- **Exercise prompt**
Lines before the one containing "y_2 = [-2.6400]" in the records below are to be left out; that line and all after it, through the end, are to be retyped exactly.

- **Records excerpted from a collection**
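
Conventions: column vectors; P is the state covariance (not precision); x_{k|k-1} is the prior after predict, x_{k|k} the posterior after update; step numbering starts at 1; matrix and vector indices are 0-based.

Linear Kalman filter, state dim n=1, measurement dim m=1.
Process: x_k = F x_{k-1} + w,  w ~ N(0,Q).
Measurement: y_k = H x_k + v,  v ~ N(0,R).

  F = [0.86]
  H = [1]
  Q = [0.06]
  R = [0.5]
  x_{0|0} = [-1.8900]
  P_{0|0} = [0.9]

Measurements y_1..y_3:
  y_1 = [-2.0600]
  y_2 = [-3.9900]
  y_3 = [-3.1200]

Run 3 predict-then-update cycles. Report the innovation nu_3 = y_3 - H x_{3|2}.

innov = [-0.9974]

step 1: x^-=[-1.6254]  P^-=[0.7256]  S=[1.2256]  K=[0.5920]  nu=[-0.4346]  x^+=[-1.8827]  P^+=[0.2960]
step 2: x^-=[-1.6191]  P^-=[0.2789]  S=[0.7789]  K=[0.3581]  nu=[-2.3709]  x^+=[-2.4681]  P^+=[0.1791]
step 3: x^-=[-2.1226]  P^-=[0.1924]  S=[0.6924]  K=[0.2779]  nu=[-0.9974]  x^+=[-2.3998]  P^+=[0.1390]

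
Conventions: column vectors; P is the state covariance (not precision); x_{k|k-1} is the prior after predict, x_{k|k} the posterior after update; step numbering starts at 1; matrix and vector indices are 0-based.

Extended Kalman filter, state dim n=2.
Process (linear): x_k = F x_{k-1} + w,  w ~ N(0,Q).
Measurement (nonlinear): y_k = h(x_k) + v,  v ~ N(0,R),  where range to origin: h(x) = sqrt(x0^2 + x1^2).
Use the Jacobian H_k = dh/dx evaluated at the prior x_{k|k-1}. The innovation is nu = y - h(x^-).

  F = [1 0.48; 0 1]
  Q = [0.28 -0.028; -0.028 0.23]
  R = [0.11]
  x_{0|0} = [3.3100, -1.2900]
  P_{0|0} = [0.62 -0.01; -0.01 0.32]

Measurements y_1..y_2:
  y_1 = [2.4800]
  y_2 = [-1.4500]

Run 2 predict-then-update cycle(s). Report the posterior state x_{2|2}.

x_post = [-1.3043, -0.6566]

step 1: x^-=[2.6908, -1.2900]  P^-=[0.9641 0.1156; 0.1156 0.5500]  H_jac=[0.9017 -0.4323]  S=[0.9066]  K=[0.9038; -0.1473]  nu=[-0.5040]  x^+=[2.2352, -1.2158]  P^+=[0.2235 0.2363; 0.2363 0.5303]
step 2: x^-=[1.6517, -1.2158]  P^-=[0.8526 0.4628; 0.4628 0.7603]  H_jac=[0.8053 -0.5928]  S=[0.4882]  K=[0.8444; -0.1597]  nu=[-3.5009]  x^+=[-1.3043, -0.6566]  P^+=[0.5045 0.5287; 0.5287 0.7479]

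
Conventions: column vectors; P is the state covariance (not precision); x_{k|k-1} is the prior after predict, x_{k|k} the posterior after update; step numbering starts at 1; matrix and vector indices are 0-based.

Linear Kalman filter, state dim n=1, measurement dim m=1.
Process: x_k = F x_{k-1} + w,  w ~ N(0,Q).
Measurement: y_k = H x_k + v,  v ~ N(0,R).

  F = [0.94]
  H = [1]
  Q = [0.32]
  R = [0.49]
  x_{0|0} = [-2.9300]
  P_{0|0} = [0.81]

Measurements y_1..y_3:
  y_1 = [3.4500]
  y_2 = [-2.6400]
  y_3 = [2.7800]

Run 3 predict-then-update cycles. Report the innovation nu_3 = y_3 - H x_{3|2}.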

- **Answer to this problem**
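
  y_2 = [-2.6400]
  y_3 = [2.7800]

Run 3 predict-then-update cycles. Report the innovation nu_3 = y_3 - H x_{3|2}.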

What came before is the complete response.